- [GOAL OF THE EXERCISE]: Read the data and repeat all of it exactly.

Saved data entries
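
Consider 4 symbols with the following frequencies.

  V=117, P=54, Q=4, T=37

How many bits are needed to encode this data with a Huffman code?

348

Greedily combine the two least-frequent nodes:
combine Q(4), T(37) → 41
combine 41, P(54) → 95
combine 95, V(117) → 212
The encoded length is the sum of every internal node's weight: 41 + 95 + 212 = 348 bits.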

- [EXPECTED OUTPUT]:
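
Consider 4 symbols with the following frequencies.

  V=117, P=54, Q=4, T=37

How many bits are needed to encode this data with a Huffman code?

348

Greedily combine the two least-frequent nodes:
combine Q(4), T(37) → 41
combine 41, P(54) → 95
combine 95, V(117) → 212
The encoded length is the sum of every internal node's weight: 41 + 95 + 212 = 348 bits.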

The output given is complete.